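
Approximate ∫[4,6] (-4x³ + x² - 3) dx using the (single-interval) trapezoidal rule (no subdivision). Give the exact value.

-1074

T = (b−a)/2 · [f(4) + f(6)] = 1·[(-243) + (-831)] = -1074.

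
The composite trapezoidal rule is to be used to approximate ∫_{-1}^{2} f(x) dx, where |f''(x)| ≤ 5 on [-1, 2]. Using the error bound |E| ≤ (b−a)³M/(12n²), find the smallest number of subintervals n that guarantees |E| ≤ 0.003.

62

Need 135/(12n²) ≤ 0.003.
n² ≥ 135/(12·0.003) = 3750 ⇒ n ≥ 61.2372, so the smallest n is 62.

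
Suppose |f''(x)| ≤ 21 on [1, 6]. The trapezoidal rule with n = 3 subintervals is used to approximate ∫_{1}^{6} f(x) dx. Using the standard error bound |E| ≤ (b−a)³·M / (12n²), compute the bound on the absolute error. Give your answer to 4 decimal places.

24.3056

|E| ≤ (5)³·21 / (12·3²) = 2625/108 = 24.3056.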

+ + + + + + +

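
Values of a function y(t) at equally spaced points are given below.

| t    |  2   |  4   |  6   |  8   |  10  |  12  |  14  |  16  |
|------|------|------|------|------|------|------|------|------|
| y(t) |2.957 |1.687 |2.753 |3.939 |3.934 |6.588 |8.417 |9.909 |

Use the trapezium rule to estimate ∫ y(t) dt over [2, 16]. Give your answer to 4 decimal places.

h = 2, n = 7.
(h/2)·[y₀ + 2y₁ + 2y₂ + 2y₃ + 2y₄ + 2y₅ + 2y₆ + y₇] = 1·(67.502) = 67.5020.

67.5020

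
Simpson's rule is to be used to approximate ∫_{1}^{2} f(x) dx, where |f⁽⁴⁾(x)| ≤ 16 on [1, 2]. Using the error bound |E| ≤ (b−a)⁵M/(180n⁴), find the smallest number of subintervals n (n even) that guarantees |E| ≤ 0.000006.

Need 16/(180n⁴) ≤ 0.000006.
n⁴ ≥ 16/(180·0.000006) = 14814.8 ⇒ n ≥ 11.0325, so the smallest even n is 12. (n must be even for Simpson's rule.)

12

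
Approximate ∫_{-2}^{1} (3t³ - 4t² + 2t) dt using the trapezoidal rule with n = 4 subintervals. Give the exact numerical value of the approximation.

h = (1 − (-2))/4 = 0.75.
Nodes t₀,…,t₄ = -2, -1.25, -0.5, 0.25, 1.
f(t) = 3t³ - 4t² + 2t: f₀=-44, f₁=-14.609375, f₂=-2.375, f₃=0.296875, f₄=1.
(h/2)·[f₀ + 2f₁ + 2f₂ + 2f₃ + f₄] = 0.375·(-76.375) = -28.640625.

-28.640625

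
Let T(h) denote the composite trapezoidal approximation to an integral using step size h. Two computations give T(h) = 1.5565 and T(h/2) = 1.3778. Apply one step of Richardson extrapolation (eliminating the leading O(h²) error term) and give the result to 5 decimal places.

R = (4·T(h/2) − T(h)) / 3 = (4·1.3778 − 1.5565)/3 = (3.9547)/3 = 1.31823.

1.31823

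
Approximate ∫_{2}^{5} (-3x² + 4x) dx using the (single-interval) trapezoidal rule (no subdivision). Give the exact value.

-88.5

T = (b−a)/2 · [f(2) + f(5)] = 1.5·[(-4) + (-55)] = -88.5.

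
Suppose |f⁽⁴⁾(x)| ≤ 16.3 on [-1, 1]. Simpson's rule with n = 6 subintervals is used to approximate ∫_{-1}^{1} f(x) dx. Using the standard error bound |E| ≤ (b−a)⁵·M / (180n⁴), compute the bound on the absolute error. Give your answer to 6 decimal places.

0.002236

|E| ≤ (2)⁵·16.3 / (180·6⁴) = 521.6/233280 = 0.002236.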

+ + + + + + +

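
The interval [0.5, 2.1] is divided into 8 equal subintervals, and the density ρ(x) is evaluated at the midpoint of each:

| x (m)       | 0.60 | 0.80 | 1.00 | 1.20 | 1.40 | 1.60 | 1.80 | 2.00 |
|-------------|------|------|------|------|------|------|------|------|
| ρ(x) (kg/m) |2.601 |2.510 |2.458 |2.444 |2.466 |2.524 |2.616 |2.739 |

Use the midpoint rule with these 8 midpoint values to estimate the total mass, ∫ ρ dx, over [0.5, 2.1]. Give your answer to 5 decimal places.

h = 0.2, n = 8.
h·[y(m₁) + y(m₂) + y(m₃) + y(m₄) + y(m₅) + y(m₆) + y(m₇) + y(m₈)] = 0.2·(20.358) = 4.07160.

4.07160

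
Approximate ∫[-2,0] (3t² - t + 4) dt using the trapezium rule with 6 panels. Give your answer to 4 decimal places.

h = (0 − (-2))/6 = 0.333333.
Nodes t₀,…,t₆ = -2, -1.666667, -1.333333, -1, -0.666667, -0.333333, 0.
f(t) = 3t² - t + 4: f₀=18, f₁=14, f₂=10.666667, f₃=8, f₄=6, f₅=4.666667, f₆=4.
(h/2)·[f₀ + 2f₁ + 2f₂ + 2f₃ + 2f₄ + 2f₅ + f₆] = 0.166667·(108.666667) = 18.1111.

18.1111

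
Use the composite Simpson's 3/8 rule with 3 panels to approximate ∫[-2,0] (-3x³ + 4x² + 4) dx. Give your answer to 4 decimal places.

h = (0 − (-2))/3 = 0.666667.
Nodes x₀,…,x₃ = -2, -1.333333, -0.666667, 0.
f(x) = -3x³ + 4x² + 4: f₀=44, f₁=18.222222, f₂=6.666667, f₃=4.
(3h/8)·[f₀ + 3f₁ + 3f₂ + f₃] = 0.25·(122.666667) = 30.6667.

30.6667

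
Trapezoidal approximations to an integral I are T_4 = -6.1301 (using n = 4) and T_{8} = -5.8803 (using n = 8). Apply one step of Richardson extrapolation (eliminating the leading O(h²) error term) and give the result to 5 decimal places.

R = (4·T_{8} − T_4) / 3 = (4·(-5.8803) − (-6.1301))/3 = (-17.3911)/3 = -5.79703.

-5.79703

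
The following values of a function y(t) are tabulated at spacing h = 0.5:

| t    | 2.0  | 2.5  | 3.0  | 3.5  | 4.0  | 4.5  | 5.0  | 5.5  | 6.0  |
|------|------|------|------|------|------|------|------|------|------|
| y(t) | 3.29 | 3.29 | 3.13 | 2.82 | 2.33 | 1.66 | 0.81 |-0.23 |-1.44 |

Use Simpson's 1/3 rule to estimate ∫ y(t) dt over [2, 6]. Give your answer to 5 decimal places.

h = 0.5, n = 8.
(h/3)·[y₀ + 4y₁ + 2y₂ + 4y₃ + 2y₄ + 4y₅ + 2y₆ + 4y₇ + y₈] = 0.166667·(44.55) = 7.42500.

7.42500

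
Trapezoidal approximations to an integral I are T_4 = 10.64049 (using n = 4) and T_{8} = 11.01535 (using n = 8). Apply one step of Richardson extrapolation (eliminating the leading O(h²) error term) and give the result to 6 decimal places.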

+ + + + + + +

Return only the stretch of the material above from the line holding "The following values" through the line holding "Trapezoidal approximations to an integral I are T_4 = 10.64049", copied exactly.

# EXERCISE RESULT:
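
The following values of a function y(t) are tabulated at spacing h = 0.5:

| t    | 2.0  | 2.5  | 3.0  | 3.5  | 4.0  | 4.5  | 5.0  | 5.5  | 6.0  |
|------|------|------|------|------|------|------|------|------|------|
| y(t) | 3.29 | 3.29 | 3.13 | 2.82 | 2.33 | 1.66 | 0.81 |-0.23 |-1.44 |

Use Simpson's 1/3 rule to estimate ∫ y(t) dt over [2, 6]. Give your answer to 5 decimal places.

h = 0.5, n = 8.
(h/3)·[y₀ + 4y₁ + 2y₂ + 4y₃ + 2y₄ + 4y₅ + 2y₆ + 4y₇ + y₈] = 0.166667·(44.55) = 7.42500.

7.42500

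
Trapezoidal approximations to an integral I are T_4 = 10.64049 (using n = 4) and T_{8} = 11.01535 (using n = 8). Apply one step of Richardson extrapolation (eliminating the leading O(h²) error term) and give the result to 6 decimal places.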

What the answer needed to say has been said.